◆ **PROBLEM STATEMENT**
Output exactly the line containing "A cup contains" and each line after it through the last line of the records, and nothing else.

◆ **RAW DATA**
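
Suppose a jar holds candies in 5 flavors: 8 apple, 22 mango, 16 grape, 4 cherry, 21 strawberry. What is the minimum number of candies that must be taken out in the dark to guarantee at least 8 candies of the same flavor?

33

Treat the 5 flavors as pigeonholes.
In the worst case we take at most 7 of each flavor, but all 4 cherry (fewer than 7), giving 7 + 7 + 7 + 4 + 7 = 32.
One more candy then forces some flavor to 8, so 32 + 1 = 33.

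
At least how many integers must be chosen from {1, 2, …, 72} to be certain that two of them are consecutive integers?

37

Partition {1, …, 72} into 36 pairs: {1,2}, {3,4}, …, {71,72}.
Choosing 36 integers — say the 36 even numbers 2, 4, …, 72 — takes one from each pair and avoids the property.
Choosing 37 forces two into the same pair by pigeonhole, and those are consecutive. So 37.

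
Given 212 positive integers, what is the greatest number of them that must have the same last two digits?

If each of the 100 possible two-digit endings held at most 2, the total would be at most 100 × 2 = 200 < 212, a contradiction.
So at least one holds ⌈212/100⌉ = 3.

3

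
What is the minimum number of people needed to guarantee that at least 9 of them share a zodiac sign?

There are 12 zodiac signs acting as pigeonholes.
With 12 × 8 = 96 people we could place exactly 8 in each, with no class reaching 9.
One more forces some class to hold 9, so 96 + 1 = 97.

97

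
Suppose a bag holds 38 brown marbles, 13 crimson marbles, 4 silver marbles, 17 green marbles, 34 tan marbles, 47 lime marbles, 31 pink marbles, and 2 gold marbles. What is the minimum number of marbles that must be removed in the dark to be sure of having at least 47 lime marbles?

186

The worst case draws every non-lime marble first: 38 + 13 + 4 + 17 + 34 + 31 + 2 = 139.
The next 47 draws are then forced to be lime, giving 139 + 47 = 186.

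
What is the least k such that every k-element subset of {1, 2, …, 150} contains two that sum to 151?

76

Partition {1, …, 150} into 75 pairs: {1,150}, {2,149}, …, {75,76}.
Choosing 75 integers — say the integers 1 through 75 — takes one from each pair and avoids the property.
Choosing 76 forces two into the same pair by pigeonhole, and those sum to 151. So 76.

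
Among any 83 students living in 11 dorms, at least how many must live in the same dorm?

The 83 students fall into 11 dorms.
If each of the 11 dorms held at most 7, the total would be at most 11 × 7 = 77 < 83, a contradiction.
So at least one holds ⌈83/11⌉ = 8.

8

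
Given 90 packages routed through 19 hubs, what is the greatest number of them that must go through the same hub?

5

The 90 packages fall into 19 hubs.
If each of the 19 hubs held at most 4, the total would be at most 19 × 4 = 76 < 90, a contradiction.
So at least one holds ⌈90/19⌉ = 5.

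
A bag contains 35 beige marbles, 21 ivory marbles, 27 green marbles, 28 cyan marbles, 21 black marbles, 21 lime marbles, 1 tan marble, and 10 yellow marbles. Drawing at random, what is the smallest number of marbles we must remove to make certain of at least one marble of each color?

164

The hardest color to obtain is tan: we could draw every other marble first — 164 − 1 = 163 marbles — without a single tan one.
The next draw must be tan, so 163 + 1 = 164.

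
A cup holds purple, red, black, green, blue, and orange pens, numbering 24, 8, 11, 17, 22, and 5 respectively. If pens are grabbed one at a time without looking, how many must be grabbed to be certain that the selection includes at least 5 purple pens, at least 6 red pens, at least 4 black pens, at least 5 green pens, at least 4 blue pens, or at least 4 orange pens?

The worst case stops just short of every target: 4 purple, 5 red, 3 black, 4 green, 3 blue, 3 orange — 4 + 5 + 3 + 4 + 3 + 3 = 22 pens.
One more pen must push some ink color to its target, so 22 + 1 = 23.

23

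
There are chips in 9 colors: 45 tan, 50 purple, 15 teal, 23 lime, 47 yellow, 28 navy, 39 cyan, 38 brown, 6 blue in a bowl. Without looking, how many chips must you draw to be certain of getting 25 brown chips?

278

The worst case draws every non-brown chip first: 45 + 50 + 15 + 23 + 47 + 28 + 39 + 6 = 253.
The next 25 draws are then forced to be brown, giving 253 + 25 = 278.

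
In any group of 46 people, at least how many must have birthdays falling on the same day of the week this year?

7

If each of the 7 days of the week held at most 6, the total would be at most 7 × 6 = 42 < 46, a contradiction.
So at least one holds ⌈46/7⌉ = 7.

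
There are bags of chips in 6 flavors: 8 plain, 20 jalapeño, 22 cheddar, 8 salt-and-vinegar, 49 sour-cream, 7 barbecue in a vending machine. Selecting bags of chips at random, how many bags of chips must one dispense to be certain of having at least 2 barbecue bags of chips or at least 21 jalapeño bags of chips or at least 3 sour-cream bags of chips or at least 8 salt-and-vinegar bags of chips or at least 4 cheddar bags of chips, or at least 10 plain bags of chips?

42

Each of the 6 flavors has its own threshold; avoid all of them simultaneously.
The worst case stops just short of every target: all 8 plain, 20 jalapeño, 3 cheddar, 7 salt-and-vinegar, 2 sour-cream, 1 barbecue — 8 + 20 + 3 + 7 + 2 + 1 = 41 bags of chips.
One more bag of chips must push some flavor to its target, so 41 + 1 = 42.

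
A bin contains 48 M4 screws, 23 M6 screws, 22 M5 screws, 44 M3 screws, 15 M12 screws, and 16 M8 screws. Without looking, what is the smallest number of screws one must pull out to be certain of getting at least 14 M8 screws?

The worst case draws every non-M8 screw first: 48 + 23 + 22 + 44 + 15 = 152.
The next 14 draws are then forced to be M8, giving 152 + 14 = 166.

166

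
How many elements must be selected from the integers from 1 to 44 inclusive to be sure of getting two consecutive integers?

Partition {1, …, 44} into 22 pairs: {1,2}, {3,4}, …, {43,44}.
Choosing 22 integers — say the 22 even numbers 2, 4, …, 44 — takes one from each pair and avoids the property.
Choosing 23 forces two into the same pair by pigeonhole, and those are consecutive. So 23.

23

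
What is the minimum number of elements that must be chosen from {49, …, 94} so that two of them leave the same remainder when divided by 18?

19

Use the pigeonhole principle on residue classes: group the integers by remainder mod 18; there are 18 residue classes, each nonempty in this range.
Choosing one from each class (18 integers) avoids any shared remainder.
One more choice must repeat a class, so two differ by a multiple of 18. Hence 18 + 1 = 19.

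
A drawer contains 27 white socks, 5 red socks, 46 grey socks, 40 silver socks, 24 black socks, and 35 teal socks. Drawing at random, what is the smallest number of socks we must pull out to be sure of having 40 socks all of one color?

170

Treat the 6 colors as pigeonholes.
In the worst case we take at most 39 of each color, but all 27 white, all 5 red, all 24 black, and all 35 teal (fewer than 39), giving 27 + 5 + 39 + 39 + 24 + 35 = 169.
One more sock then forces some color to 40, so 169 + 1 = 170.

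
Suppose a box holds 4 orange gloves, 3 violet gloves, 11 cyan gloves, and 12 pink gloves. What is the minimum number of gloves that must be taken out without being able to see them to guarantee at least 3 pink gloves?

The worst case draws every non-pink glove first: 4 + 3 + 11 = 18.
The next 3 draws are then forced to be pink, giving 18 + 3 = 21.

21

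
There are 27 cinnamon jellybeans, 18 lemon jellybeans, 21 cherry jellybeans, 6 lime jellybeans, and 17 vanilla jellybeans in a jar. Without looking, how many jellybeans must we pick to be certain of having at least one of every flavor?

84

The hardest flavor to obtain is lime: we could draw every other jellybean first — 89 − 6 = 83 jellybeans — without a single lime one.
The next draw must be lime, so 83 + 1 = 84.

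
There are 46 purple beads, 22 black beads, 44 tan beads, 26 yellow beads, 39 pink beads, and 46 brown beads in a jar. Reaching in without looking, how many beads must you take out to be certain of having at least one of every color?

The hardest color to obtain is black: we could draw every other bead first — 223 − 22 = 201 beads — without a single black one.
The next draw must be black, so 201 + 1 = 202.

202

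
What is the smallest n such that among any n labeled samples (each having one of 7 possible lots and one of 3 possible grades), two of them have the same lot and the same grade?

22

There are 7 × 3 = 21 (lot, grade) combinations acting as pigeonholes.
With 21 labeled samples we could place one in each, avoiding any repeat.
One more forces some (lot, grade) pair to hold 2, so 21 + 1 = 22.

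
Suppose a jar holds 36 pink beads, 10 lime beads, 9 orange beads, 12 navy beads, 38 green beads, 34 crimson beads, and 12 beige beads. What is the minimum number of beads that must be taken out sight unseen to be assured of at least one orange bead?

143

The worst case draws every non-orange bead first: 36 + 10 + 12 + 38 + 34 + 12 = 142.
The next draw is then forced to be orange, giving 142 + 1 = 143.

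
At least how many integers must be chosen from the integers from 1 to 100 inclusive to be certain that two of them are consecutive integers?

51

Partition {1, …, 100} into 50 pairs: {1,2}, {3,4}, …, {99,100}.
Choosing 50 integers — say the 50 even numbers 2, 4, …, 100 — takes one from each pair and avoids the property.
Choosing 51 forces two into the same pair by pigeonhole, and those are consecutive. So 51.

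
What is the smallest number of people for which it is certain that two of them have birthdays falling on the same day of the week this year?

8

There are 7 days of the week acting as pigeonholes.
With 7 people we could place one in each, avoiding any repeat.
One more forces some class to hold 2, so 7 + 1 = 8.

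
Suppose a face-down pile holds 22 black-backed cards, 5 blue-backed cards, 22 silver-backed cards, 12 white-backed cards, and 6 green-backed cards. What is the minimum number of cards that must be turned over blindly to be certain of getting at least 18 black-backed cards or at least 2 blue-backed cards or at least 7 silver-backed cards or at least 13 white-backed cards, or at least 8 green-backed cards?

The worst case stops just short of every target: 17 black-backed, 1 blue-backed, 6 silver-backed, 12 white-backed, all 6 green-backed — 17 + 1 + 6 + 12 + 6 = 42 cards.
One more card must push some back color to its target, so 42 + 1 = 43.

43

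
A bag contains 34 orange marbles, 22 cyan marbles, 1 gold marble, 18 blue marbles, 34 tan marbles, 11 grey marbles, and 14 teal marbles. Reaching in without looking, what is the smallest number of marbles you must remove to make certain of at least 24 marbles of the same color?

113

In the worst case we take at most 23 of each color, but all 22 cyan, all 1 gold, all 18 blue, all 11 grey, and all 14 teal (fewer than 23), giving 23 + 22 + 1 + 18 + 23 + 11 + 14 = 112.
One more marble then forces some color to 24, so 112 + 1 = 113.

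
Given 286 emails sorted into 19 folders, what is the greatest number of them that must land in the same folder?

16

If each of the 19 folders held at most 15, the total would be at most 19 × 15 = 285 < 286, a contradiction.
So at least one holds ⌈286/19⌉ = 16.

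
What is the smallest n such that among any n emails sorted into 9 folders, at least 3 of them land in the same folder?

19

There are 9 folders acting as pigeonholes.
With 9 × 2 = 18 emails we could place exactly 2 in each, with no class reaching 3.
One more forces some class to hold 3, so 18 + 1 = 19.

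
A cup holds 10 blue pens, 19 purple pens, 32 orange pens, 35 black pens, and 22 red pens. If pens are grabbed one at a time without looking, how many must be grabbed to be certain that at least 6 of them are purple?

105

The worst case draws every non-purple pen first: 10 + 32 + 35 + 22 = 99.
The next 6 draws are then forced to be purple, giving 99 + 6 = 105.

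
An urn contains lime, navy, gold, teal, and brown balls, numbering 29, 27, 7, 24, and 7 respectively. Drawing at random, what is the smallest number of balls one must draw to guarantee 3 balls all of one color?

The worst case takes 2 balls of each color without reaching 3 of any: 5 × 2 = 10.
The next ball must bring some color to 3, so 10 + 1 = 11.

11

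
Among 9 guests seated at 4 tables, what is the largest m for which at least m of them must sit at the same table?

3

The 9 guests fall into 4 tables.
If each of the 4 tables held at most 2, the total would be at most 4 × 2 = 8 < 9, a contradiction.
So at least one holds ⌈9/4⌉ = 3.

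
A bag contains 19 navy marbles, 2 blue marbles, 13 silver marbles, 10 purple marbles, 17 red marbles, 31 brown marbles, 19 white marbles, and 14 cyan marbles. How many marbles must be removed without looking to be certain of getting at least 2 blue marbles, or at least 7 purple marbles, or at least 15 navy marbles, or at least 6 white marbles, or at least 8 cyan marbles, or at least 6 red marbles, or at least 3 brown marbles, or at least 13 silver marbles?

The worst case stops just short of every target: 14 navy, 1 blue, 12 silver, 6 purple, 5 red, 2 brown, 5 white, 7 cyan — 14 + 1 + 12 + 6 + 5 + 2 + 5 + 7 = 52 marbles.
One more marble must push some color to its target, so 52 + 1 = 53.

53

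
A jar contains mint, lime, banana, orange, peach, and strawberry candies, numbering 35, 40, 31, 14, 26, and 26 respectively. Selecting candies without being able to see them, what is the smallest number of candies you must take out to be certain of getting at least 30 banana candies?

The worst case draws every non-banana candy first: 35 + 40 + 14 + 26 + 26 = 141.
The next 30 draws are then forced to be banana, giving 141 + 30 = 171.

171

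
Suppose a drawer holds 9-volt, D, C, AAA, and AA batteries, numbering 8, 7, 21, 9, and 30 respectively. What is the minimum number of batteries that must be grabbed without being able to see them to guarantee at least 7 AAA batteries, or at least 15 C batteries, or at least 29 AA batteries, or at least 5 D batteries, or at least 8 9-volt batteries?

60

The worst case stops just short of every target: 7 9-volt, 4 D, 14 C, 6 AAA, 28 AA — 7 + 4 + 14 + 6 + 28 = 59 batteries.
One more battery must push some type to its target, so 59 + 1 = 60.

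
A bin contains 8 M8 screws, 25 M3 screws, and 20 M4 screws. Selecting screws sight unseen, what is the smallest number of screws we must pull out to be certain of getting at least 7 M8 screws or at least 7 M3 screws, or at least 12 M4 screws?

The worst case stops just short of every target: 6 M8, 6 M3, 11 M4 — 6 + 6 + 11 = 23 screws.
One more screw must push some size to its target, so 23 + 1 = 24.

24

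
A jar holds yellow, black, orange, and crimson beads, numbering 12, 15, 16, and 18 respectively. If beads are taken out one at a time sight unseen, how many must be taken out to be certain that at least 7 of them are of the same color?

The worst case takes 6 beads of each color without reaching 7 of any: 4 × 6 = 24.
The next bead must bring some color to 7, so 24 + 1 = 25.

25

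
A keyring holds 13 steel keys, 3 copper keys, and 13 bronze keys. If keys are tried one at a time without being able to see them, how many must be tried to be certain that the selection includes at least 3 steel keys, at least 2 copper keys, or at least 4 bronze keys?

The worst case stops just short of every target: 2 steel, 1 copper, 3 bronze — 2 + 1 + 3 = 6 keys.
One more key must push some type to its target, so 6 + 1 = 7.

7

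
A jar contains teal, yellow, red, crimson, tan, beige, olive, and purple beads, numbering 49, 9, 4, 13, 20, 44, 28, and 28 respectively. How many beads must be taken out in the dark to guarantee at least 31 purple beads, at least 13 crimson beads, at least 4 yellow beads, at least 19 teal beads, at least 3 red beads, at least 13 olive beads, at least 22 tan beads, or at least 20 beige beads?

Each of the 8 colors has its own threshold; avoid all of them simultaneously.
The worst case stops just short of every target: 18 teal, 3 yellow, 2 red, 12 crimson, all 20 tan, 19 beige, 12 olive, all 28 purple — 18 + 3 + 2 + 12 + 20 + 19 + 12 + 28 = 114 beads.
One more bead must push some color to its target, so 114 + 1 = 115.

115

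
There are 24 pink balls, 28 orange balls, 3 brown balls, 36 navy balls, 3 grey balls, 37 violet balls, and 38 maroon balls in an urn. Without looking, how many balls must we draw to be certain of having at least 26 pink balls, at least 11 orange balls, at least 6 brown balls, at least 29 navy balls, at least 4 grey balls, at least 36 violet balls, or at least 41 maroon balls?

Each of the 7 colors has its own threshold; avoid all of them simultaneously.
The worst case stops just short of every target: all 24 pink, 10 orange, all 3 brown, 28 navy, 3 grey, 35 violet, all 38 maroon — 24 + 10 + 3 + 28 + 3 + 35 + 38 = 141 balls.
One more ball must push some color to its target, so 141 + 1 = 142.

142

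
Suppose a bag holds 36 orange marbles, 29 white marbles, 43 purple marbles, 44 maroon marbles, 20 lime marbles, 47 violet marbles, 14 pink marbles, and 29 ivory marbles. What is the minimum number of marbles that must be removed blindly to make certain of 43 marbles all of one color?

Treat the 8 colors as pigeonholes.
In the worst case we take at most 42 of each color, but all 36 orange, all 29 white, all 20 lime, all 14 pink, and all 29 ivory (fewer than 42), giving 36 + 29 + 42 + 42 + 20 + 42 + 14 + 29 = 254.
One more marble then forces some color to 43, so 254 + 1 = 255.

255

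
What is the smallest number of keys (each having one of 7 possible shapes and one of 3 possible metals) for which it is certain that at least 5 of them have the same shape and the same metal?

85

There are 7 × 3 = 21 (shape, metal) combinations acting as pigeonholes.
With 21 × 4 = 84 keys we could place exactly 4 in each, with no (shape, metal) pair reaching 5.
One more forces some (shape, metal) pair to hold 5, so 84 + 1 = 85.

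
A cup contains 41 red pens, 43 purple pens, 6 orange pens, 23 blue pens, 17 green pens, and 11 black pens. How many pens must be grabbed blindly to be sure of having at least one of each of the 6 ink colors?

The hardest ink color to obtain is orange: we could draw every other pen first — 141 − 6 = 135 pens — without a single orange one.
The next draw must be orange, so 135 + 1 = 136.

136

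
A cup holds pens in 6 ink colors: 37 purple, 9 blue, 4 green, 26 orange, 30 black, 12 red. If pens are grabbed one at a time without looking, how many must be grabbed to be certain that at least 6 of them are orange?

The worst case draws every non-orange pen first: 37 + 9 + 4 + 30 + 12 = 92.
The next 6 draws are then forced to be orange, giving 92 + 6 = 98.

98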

◆ **RESPONSE TO THE TASK**
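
A cup contains 41 red pens, 43 purple pens, 6 orange pens, 23 blue pens, 17 green pens, and 11 black pens. How many pens must be grabbed blindly to be sure of having at least one of each of the 6 ink colors?

The hardest ink color to obtain is orange: we could draw every other pen first — 141 − 6 = 135 pens — without a single orange one.
The next draw must be orange, so 135 + 1 = 136.

136

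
A cup holds pens in 6 ink colors: 37 purple, 9 blue, 4 green, 26 orange, 30 black, 12 red. If pens are grabbed one at a time without looking, how many must be grabbed to be certain that at least 6 of them are orange?

The worst case draws every non-orange pen first: 37 + 9 + 4 + 30 + 12 = 92.
The next 6 draws are then forced to be orange, giving 92 + 6 = 98.

98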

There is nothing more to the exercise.